### Task requirements
Range to reproduce from the entries below: the line with "An experiment on", the line with "Consider E +", and every line in between. Give them exactly and give nothing else.

(Stored data)
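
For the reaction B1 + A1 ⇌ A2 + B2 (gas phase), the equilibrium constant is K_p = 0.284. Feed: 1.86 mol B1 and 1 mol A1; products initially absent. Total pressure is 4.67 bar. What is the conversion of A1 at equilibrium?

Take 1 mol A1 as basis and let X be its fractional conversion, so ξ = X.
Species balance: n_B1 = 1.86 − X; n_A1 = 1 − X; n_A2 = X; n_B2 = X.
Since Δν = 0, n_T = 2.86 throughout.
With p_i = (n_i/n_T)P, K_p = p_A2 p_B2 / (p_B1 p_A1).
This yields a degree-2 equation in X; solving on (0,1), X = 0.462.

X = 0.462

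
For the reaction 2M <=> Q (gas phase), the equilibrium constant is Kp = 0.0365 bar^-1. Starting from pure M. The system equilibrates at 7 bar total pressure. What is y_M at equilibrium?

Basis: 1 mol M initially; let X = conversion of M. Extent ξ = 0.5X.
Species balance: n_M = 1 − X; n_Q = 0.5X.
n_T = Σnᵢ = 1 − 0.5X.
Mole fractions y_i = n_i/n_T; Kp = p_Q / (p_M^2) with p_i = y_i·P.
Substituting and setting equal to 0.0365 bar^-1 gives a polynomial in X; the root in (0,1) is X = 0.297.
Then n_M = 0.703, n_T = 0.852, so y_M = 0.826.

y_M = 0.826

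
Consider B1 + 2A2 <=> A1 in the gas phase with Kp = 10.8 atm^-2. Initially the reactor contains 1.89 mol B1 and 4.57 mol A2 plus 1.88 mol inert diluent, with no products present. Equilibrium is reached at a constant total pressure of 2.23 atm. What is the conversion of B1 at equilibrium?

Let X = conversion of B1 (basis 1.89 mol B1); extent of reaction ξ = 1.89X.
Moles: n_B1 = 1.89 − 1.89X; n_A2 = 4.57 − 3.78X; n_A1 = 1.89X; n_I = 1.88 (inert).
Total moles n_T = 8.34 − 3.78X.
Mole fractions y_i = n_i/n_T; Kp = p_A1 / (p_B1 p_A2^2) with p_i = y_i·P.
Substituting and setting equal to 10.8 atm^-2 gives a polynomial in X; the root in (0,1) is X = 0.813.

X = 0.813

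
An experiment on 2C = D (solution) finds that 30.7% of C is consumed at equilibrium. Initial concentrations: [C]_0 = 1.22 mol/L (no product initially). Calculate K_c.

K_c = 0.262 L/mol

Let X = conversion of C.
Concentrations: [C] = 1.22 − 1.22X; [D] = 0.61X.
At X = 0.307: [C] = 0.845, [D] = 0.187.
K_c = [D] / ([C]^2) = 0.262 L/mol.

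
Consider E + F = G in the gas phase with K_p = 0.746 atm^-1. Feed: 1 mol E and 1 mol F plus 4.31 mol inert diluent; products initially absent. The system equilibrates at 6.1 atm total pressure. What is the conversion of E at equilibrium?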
==
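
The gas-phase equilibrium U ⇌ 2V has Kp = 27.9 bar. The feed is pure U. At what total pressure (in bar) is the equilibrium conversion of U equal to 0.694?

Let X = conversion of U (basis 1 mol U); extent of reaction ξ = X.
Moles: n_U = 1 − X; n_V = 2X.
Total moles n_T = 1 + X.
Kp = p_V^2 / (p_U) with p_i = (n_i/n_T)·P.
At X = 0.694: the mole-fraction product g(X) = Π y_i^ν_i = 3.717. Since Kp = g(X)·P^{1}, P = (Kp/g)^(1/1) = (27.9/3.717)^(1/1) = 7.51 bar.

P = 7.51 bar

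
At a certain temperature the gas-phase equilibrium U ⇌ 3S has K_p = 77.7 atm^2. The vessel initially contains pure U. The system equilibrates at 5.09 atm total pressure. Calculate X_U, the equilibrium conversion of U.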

### Task output
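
An experiment on 2C = D (solution) finds that 30.7% of C is consumed at equilibrium. Initial concentrations: [C]_0 = 1.22 mol/L (no product initially). Calculate K_c.

K_c = 0.262 L/mol

Let X = conversion of C.
Concentrations: [C] = 1.22 − 1.22X; [D] = 0.61X.
At X = 0.307: [C] = 0.845, [D] = 0.187.
K_c = [D] / ([C]^2) = 0.262 L/mol.

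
Consider E + F = G in the gas phase with K_p = 0.746 atm^-1. Feed: 1 mol E and 1 mol F plus 4.31 mol inert diluent; products initially absent. The system equilibrates at 6.1 atm total pressure. What is the conversion of E at equilibrium?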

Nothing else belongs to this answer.